§ Exercise material
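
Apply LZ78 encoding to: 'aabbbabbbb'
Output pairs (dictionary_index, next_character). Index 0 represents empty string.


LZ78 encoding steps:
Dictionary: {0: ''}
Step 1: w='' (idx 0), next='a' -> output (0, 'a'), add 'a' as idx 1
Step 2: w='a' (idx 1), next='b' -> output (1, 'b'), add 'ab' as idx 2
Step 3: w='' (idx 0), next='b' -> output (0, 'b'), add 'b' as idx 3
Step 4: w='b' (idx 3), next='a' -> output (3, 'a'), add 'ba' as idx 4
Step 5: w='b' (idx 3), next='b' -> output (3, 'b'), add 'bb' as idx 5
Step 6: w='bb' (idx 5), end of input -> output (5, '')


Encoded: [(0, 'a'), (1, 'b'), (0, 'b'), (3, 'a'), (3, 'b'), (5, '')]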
...
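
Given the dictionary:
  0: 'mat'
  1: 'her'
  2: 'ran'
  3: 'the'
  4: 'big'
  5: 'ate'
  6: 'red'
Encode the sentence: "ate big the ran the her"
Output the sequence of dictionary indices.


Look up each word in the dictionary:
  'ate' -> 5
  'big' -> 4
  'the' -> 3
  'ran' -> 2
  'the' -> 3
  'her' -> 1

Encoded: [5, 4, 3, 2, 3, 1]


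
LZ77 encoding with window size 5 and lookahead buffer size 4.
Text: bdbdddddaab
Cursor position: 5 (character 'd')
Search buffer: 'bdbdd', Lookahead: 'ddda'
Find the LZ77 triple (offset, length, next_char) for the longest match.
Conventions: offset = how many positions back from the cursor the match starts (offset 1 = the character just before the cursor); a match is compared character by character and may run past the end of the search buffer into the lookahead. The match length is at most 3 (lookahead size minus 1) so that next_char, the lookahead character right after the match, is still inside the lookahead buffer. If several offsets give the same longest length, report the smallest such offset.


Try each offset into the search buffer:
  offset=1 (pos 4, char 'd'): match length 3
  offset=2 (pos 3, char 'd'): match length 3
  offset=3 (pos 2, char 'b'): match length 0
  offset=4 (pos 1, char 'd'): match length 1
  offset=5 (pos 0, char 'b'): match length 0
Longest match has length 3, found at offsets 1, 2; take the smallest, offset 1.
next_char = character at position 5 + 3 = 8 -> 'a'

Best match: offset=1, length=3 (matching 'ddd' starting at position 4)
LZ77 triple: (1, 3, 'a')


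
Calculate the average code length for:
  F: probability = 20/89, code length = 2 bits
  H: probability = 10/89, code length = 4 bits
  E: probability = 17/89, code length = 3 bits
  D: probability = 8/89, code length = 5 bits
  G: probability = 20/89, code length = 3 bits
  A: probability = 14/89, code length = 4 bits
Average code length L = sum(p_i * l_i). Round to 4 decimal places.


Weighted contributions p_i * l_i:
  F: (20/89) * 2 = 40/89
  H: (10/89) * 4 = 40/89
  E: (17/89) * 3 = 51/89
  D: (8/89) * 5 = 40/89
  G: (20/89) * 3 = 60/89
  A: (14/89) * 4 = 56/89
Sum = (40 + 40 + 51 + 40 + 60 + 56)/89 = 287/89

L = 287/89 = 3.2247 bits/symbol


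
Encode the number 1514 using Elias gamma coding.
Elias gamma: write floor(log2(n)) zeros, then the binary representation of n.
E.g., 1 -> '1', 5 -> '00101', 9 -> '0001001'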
...
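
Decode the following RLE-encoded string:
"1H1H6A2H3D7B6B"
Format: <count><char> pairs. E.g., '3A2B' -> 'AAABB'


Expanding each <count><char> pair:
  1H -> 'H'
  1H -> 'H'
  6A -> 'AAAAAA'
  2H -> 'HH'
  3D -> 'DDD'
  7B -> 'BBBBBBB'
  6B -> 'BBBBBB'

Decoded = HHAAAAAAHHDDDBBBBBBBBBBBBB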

§ What is needed
Search the lines above for the string "Elias", then show every one that has it.

§ Output for this task
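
Encode the number 1514 using Elias gamma coding.
Elias gamma: write floor(log2(n)) zeros, then the binary representation of n.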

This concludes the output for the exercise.